## EXERCISE AIM
Each record beneath this sentence is to be transcribed exactly as it reads.

## DATA TO EXAMINE

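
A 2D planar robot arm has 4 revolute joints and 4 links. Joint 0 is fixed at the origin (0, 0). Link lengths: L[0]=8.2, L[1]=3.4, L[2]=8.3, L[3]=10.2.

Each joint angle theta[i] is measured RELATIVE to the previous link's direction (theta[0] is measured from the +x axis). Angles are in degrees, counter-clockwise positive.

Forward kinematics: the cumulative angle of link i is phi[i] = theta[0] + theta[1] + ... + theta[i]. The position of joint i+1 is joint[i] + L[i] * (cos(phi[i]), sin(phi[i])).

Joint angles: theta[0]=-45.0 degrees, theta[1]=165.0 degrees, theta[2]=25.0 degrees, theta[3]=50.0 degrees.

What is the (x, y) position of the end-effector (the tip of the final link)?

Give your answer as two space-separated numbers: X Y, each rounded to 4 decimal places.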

## TASK RESULT
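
A 2D planar robot arm has 4 revolute joints and 4 links. Joint 0 is fixed at the origin (0, 0). Link lengths: L[0]=8.2, L[1]=3.4, L[2]=8.3, L[3]=10.2.

Each joint angle theta[i] is measured RELATIVE to the previous link's direction (theta[0] is measured from the +x axis). Angles are in degrees, counter-clockwise positive.

Forward kinematics: the cumulative angle of link i is phi[i] = theta[0] + theta[1] + ... + theta[i]. The position of joint i+1 is joint[i] + L[i] * (cos(phi[i]), sin(phi[i])).

Joint angles: theta[0]=-45.0 degrees, theta[1]=165.0 degrees, theta[2]=25.0 degrees, theta[3]=50.0 degrees.

What is the (x, y) position of the end-effector (the tip of the final link)?

Give your answer as two space-separated numbers: X Y, each rounded to 4 decimal places.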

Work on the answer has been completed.